■ YOUR TASK ■
The required result is each line of the entries below containing the string "rewrite".

■ Stored records ■
* * * * * * *
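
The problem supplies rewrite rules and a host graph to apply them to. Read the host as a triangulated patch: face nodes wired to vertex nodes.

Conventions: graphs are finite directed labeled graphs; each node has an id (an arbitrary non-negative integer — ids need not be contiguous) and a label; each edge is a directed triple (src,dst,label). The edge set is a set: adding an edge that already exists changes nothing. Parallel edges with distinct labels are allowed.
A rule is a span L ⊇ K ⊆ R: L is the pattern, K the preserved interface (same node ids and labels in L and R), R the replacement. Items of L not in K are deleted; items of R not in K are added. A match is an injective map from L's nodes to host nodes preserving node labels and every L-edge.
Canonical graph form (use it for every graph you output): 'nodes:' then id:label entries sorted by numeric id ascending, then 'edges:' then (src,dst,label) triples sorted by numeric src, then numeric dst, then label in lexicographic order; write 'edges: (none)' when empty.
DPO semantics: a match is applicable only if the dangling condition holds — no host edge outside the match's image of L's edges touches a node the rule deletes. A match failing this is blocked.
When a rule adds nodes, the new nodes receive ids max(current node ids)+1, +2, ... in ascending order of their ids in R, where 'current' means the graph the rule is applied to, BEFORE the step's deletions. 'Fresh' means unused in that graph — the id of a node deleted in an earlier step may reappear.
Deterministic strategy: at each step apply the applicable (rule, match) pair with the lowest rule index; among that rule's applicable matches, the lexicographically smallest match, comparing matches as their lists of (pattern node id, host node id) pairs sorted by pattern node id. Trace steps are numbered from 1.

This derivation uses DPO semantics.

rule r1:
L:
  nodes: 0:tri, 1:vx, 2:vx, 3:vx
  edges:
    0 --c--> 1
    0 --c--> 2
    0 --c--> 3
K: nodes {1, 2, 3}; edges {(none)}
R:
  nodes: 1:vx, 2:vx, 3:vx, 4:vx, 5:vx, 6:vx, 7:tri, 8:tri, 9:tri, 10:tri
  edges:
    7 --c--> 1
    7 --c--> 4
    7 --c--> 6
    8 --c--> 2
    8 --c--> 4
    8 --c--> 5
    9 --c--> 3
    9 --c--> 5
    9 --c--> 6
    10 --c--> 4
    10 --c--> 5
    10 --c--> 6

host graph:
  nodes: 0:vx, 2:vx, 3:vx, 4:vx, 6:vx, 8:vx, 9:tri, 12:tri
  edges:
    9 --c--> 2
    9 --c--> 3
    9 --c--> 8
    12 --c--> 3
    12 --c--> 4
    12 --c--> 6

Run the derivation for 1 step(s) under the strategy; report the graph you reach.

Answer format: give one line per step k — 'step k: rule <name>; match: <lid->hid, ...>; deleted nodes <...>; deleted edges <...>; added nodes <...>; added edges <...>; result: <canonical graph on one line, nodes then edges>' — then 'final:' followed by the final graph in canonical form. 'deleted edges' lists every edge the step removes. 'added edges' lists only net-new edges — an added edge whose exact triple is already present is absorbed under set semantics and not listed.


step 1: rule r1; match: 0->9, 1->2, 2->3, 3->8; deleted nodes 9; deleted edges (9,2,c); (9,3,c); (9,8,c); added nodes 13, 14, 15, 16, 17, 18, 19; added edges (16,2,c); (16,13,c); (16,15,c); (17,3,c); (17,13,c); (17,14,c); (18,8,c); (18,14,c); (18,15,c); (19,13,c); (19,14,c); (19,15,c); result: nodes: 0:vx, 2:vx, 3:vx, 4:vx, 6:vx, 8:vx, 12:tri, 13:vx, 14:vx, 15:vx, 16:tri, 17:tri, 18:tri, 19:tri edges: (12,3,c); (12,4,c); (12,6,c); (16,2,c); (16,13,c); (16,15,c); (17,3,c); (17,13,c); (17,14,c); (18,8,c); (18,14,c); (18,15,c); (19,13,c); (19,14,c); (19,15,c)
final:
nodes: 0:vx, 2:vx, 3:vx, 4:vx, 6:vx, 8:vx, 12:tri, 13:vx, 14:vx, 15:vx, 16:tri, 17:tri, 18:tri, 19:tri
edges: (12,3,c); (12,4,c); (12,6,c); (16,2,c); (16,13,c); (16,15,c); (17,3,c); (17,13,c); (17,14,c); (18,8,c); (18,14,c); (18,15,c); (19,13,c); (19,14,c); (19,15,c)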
* * * * * * *
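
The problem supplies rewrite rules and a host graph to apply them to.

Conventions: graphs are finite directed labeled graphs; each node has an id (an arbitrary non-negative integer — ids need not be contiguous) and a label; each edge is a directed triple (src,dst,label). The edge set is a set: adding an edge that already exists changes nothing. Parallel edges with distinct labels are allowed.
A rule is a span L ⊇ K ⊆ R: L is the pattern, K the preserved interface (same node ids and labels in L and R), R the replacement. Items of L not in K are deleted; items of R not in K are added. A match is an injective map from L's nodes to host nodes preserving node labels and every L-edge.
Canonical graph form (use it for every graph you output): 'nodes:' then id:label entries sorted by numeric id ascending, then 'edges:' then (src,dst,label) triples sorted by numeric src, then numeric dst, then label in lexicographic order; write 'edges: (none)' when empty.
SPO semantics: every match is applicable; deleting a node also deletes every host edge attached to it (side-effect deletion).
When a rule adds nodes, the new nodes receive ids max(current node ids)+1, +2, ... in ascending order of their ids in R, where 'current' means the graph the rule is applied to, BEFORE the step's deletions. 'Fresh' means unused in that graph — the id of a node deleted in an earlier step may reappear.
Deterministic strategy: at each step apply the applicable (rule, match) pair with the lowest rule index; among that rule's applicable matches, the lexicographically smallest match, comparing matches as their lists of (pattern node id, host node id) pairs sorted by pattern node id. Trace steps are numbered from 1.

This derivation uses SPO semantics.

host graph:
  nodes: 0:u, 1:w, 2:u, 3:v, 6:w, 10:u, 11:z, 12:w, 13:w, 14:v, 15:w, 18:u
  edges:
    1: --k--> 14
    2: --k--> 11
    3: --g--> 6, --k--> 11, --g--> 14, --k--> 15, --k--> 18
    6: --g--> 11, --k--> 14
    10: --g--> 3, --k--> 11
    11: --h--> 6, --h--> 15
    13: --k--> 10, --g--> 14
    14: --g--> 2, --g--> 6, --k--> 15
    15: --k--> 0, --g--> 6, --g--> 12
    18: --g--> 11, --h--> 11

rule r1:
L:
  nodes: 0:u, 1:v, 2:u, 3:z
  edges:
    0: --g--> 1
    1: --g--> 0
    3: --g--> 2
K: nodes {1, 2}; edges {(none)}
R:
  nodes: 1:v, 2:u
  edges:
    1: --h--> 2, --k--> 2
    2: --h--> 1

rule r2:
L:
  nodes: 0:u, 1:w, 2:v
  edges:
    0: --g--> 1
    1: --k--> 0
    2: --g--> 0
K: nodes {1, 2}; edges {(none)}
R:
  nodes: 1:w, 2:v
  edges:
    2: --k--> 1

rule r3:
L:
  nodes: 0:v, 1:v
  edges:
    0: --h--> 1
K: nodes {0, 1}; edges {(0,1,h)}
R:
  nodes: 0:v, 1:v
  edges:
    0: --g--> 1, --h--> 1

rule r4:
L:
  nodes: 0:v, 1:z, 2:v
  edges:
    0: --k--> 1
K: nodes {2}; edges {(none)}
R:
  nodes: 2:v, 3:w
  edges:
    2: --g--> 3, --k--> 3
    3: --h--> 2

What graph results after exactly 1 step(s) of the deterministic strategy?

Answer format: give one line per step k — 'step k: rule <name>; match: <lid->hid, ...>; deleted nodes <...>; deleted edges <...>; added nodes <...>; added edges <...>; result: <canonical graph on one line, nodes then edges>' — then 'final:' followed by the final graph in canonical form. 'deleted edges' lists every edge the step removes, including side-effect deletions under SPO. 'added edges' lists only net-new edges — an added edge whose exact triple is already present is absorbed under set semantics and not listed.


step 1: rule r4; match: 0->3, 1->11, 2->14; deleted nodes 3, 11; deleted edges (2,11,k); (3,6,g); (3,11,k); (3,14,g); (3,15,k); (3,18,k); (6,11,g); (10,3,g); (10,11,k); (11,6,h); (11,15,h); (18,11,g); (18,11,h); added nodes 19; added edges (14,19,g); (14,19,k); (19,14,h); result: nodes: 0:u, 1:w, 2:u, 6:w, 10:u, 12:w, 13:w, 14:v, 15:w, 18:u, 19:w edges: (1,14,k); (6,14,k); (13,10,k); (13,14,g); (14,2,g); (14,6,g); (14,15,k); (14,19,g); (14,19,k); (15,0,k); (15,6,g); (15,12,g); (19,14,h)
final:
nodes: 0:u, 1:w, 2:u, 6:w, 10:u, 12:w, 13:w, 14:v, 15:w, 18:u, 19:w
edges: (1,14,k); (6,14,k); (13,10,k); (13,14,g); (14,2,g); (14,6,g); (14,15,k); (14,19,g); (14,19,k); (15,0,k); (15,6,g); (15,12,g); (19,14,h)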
* * * * * * *
■ RESULT FOR THIS TASK ■
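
The problem supplies rewrite rules and a host graph to apply them to. Read the host as a triangulated patch: face nodes wired to vertex nodes.
The problem supplies rewrite rules and a host graph to apply them to.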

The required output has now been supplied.